### Problem to work on
Copy out all the records, word for word.
[Given records Boundary: Start]
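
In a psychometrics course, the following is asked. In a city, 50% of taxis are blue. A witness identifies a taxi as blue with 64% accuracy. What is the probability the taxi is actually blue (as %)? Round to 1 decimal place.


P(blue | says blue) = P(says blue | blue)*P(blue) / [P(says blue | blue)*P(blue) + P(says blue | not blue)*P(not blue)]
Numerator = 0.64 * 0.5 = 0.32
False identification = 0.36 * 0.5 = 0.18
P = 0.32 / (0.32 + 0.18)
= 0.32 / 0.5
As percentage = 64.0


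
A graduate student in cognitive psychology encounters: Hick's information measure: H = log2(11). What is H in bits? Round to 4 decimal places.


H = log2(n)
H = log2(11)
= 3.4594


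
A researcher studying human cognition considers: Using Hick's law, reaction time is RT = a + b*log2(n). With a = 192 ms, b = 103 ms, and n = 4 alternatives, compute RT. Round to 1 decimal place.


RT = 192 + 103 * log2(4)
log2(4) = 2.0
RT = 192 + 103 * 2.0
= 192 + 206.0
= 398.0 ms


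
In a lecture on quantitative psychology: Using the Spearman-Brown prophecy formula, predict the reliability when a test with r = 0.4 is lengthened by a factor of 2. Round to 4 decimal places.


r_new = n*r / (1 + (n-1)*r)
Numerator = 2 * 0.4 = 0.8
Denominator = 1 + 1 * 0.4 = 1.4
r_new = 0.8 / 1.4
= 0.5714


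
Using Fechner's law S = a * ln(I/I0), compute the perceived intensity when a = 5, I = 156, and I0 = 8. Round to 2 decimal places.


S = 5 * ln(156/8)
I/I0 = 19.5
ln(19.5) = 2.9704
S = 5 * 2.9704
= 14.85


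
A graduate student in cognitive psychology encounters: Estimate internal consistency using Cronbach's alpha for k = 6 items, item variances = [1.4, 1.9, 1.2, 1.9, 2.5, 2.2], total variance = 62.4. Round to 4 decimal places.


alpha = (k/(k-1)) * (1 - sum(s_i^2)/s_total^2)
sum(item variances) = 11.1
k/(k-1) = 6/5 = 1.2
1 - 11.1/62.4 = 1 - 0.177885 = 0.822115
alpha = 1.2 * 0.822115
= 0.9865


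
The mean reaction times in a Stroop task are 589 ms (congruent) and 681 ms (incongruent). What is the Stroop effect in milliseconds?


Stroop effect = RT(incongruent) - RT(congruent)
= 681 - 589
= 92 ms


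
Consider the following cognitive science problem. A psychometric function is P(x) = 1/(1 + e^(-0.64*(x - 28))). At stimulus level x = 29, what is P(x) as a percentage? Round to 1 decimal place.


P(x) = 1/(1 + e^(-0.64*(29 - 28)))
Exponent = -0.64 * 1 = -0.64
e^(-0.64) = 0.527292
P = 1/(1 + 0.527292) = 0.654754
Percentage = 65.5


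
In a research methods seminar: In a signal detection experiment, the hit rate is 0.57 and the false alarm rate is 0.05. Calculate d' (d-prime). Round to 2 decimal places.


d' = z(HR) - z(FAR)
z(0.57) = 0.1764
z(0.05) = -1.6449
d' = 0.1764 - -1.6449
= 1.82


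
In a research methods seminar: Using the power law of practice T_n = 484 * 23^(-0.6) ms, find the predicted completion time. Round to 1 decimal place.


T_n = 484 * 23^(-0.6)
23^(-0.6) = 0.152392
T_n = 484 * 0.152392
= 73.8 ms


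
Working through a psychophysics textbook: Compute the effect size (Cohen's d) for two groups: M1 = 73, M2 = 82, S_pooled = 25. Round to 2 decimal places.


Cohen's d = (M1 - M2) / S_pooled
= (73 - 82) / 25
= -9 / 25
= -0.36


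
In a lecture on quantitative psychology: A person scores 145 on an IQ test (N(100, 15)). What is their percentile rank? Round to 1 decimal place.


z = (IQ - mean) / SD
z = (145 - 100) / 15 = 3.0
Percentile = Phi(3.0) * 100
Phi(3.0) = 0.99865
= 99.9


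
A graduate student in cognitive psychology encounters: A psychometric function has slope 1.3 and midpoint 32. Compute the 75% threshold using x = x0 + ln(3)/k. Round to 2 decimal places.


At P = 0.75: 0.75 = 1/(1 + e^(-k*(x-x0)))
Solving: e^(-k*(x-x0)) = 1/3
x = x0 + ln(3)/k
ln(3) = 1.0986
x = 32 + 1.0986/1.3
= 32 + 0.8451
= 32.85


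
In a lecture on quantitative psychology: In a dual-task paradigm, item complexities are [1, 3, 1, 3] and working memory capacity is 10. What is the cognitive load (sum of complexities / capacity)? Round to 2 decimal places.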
[Given records Boundary: End]
### Answer below
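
In a psychometrics course, the following is asked. In a city, 50% of taxis are blue. A witness identifies a taxi as blue with 64% accuracy. What is the probability the taxi is actually blue (as %)? Round to 1 decimal place.


P(blue | says blue) = P(says blue | blue)*P(blue) / [P(says blue | blue)*P(blue) + P(says blue | not blue)*P(not blue)]
Numerator = 0.64 * 0.5 = 0.32
False identification = 0.36 * 0.5 = 0.18
P = 0.32 / (0.32 + 0.18)
= 0.32 / 0.5
As percentage = 64.0


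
A graduate student in cognitive psychology encounters: Hick's information measure: H = log2(11). What is H in bits? Round to 4 decimal places.


H = log2(n)
H = log2(11)
= 3.4594


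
A researcher studying human cognition considers: Using Hick's law, reaction time is RT = a + b*log2(n). With a = 192 ms, b = 103 ms, and n = 4 alternatives, compute RT. Round to 1 decimal place.


RT = 192 + 103 * log2(4)
log2(4) = 2.0
RT = 192 + 103 * 2.0
= 192 + 206.0
= 398.0 ms


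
In a lecture on quantitative psychology: Using the Spearman-Brown prophecy formula, predict the reliability when a test with r = 0.4 is lengthened by a factor of 2. Round to 4 decimal places.


r_new = n*r / (1 + (n-1)*r)
Numerator = 2 * 0.4 = 0.8
Denominator = 1 + 1 * 0.4 = 1.4
r_new = 0.8 / 1.4
= 0.5714


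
Using Fechner's law S = a * ln(I/I0), compute the perceived intensity when a = 5, I = 156, and I0 = 8. Round to 2 decimal places.


S = 5 * ln(156/8)
I/I0 = 19.5
ln(19.5) = 2.9704
S = 5 * 2.9704
= 14.85


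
A graduate student in cognitive psychology encounters: Estimate internal consistency using Cronbach's alpha for k = 6 items, item variances = [1.4, 1.9, 1.2, 1.9, 2.5, 2.2], total variance = 62.4. Round to 4 decimal places.


alpha = (k/(k-1)) * (1 - sum(s_i^2)/s_total^2)
sum(item variances) = 11.1
k/(k-1) = 6/5 = 1.2
1 - 11.1/62.4 = 1 - 0.177885 = 0.822115
alpha = 1.2 * 0.822115
= 0.9865


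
The mean reaction times in a Stroop task are 589 ms (congruent) and 681 ms (incongruent). What is the Stroop effect in milliseconds?


Stroop effect = RT(incongruent) - RT(congruent)
= 681 - 589
= 92 ms


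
Consider the following cognitive science problem. A psychometric function is P(x) = 1/(1 + e^(-0.64*(x - 28))). At stimulus level x = 29, what is P(x) as a percentage? Round to 1 decimal place.


P(x) = 1/(1 + e^(-0.64*(29 - 28)))
Exponent = -0.64 * 1 = -0.64
e^(-0.64) = 0.527292
P = 1/(1 + 0.527292) = 0.654754
Percentage = 65.5


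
In a research methods seminar: In a signal detection experiment, the hit rate is 0.57 and the false alarm rate is 0.05. Calculate d' (d-prime). Round to 2 decimal places.


d' = z(HR) - z(FAR)
z(0.57) = 0.1764
z(0.05) = -1.6449
d' = 0.1764 - -1.6449
= 1.82


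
In a research methods seminar: Using the power law of practice T_n = 484 * 23^(-0.6) ms, find the predicted completion time. Round to 1 decimal place.


T_n = 484 * 23^(-0.6)
23^(-0.6) = 0.152392
T_n = 484 * 0.152392
= 73.8 ms


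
Working through a psychophysics textbook: Compute the effect size (Cohen's d) for two groups: M1 = 73, M2 = 82, S_pooled = 25. Round to 2 decimal places.


Cohen's d = (M1 - M2) / S_pooled
= (73 - 82) / 25
= -9 / 25
= -0.36


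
In a lecture on quantitative psychology: A person scores 145 on an IQ test (N(100, 15)). What is their percentile rank? Round to 1 decimal place.


z = (IQ - mean) / SD
z = (145 - 100) / 15 = 3.0
Percentile = Phi(3.0) * 100
Phi(3.0) = 0.99865
= 99.9


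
A graduate student in cognitive psychology encounters: A psychometric function has slope 1.3 and midpoint 32. Compute the 75% threshold using x = x0 + ln(3)/k. Round to 2 decimal places.


At P = 0.75: 0.75 = 1/(1 + e^(-k*(x-x0)))
Solving: e^(-k*(x-x0)) = 1/3
x = x0 + ln(3)/k
ln(3) = 1.0986
x = 32 + 1.0986/1.3
= 32 + 0.8451
= 32.85


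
In a lecture on quantitative psychology: In a dual-task paradigm, item complexities are [1, 3, 1, 3] and working memory capacity is 10. What is the cognitive load (sum of complexities / capacity)? Round to 2 decimal places.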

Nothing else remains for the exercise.